<<<<

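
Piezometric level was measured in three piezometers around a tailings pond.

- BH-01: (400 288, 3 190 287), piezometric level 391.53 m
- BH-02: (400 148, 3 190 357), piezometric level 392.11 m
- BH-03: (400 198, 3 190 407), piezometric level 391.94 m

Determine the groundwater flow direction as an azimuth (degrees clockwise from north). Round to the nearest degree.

097°

Differences from BH-01: to BH-02 (Δx, Δy, Δh) = (-140, 70, +0.58); to BH-03 = (-90, 120, +0.41).
Solve a·Δx + b·Δy = Δh: det = (-140)·120 − (-90)·70 = -10500.
∂h/∂x = [(+0.58)·120 − (+0.41)·70] / -10500 = -0.003895
∂h/∂y = [(-140)·(+0.41) − (-90)·(+0.58)] / -10500 = +0.0004952
Flow direction (−∇h) has components (+0.003895 E, -0.0004952 N).
Azimuth = atan2(E, N) = atan2(+0.003895, -0.0004952) = 97.2° ≈ 097°.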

>>>>

Where does the word "level" occur in the data? Copy every line that has it.

• Result
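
Piezometric level was measured in three piezometers around a tailings pond.
- BH-01: (400 288, 3 190 287), piezometric level 391.53 m
- BH-02: (400 148, 3 190 357), piezometric level 392.11 m
- BH-03: (400 198, 3 190 407), piezometric level 391.94 m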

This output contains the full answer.